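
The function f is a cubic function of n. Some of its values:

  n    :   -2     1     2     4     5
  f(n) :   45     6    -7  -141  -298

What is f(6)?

-539

Write f(n) = an³ + bn² + cn + d; the 5 given values yield a linear system in the 4 coefficients.
Solving, f(n) = -3n³ + 3n² - n + 7.
Then f(6) = -539.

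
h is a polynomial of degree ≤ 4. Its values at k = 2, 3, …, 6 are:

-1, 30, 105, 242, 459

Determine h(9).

First differences: 31, 75, 137, 217. Second differences: 44, 62, 80. Third differences: 18, 18.
Level-3 differences are constant, so h has degree 3.
Fitting a degree-3 polynomial gives h(k) = 3k³ - 5k² - k - 3.
Then h(9) = 1770.

1770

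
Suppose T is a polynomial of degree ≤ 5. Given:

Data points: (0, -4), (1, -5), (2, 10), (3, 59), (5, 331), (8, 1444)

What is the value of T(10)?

2866

Write T(n) = an^5 + bn^4 + cn³ + dn² + en + p; the 6 given values yield a linear system in the 6 coefficients.
Solving, the top 2 coefficients vanish, and T(n) = 3n³ - n² - 3n - 4.
Then T(10) = 2866.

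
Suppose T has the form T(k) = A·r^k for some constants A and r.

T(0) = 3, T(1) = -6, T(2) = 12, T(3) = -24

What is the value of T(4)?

48

Consecutive ratio: -6/3 = -2, and 12/(-6) = -2, so r = -2.
Then A·(-2)^0 = 3 gives A = 3, and T(k) = 3·(-2)^k.
T(4) = 3·(-2)^4 = 48.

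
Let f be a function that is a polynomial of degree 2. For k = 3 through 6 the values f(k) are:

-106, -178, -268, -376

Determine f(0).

First differences: -72, -90, -108. Second differences: -18, -18.
Level-2 differences are constant, so f has degree 2.
Fitting a degree-2 polynomial gives f(k) = -9k² - 9k + 2.
Then f(0) = 2.

2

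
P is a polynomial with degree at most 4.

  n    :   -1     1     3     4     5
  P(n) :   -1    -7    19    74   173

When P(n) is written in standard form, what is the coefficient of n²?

-2

Write P(n) = an^4 + bn³ + cn² + dn + e; the 5 given values yield a linear system in the 5 coefficients.
Solving, the leading coefficient vanishes, and P(n) = 2n³ - 2n² - 5n - 2.
The coefficient of n² is -2.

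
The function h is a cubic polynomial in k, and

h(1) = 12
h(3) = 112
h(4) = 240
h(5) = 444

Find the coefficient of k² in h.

2

Write h(k) = ak³ + bk² + ck + d; the 4 given values yield a linear system in the 4 coefficients.
Solving, h(k) = 3k³ + 2k² + 3k + 4.
The coefficient of k² is 2.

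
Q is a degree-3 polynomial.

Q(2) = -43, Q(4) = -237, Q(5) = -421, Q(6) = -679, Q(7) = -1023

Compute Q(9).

-2017

Write Q(t) = at³ + bt² + ct + d; the 5 given values yield a linear system in the 4 coefficients.
Solving, Q(t) = -2t³ - 7t² + t - 1.
Then Q(9) = -2017.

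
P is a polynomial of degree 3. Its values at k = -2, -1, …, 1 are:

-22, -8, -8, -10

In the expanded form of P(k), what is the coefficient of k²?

Write P(k) = ak³ + bk² + ck + d; the 4 given values yield a linear system in the 4 coefficients.
Solving, P(k) = 2k³ - k² - 3k - 8.
The coefficient of k² is -1.

-1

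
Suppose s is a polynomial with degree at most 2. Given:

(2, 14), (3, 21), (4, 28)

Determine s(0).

First differences: 7, 7.
Level-1 differences are constant, so s has degree 1.
Fitting a degree-1 polynomial gives s(k) = 7k.
Then s(0) = 0.

0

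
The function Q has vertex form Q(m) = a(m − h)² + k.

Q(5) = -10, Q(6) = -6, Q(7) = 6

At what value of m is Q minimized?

First differences 4, 12; second difference 8 = 2a, so a = 4.
Expanding, the m-coefficient is −2ah = -8h; matching it to the data gives h = 5, and then k = -10.
So Q(m) = 4(m − 5)² − 10.
Hence h = 5.

5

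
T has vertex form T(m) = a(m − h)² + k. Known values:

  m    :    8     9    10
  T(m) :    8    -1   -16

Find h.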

### WHAT IS EXPECTED
An exact copy of every record is needed, so retype them all.

### TASK SOLUTION
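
The function f is a cubic function of n. Some of its values:

  n    :   -2     1     2     4     5
  f(n) :   45     6    -7  -141  -298

What is f(6)?

-539

Write f(n) = an³ + bn² + cn + d; the 5 given values yield a linear system in the 4 coefficients.
Solving, f(n) = -3n³ + 3n² - n + 7.
Then f(6) = -539.

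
h is a polynomial of degree ≤ 4. Its values at k = 2, 3, …, 6 are:

-1, 30, 105, 242, 459

Determine h(9).

First differences: 31, 75, 137, 217. Second differences: 44, 62, 80. Third differences: 18, 18.
Level-3 differences are constant, so h has degree 3.
Fitting a degree-3 polynomial gives h(k) = 3k³ - 5k² - k - 3.
Then h(9) = 1770.

1770

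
Suppose T is a polynomial of degree ≤ 5. Given:

Data points: (0, -4), (1, -5), (2, 10), (3, 59), (5, 331), (8, 1444)

What is the value of T(10)?

2866

Write T(n) = an^5 + bn^4 + cn³ + dn² + en + p; the 6 given values yield a linear system in the 6 coefficients.
Solving, the top 2 coefficients vanish, and T(n) = 3n³ - n² - 3n - 4.
Then T(10) = 2866.

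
Suppose T has the form T(k) = A·r^k for some constants A and r.

T(0) = 3, T(1) = -6, T(2) = 12, T(3) = -24

What is the value of T(4)?

48

Consecutive ratio: -6/3 = -2, and 12/(-6) = -2, so r = -2.
Then A·(-2)^0 = 3 gives A = 3, and T(k) = 3·(-2)^k.
T(4) = 3·(-2)^4 = 48.

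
Let f be a function that is a polynomial of degree 2. For k = 3 through 6 the values f(k) are:

-106, -178, -268, -376

Determine f(0).

First differences: -72, -90, -108. Second differences: -18, -18.
Level-2 differences are constant, so f has degree 2.
Fitting a degree-2 polynomial gives f(k) = -9k² - 9k + 2.
Then f(0) = 2.

2

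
P is a polynomial with degree at most 4.

  n    :   -1     1     3     4     5
  P(n) :   -1    -7    19    74   173

When P(n) is written in standard form, what is the coefficient of n²?

-2

Write P(n) = an^4 + bn³ + cn² + dn + e; the 5 given values yield a linear system in the 5 coefficients.
Solving, the leading coefficient vanishes, and P(n) = 2n³ - 2n² - 5n - 2.
The coefficient of n² is -2.

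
The function h is a cubic polynomial in k, and

h(1) = 12
h(3) = 112
h(4) = 240
h(5) = 444

Find the coefficient of k² in h.

2

Write h(k) = ak³ + bk² + ck + d; the 4 given values yield a linear system in the 4 coefficients.
Solving, h(k) = 3k³ + 2k² + 3k + 4.
The coefficient of k² is 2.

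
Q is a degree-3 polynomial.

Q(2) = -43, Q(4) = -237, Q(5) = -421, Q(6) = -679, Q(7) = -1023

Compute Q(9).

-2017

Write Q(t) = at³ + bt² + ct + d; the 5 given values yield a linear system in the 4 coefficients.
Solving, Q(t) = -2t³ - 7t² + t - 1.
Then Q(9) = -2017.

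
P is a polynomial of degree 3. Its values at k = -2, -1, …, 1 are:

-22, -8, -8, -10

In the expanded form of P(k), what is the coefficient of k²?

Write P(k) = ak³ + bk² + ck + d; the 4 given values yield a linear system in the 4 coefficients.
Solving, P(k) = 2k³ - k² - 3k - 8.
The coefficient of k² is -1.

-1

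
Suppose s is a polynomial with degree at most 2. Given:

(2, 14), (3, 21), (4, 28)

Determine s(0).

First differences: 7, 7.
Level-1 differences are constant, so s has degree 1.
Fitting a degree-1 polynomial gives s(k) = 7k.
Then s(0) = 0.

0

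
The function Q has vertex form Q(m) = a(m − h)² + k.

Q(5) = -10, Q(6) = -6, Q(7) = 6

At what value of m is Q minimized?

First differences 4, 12; second difference 8 = 2a, so a = 4.
Expanding, the m-coefficient is −2ah = -8h; matching it to the data gives h = 5, and then k = -10.
So Q(m) = 4(m − 5)² − 10.
Hence h = 5.

5

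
T has vertex form T(m) = a(m − h)² + k. Known values:

  m    :    8     9    10
  T(m) :    8    -1   -16

Find h.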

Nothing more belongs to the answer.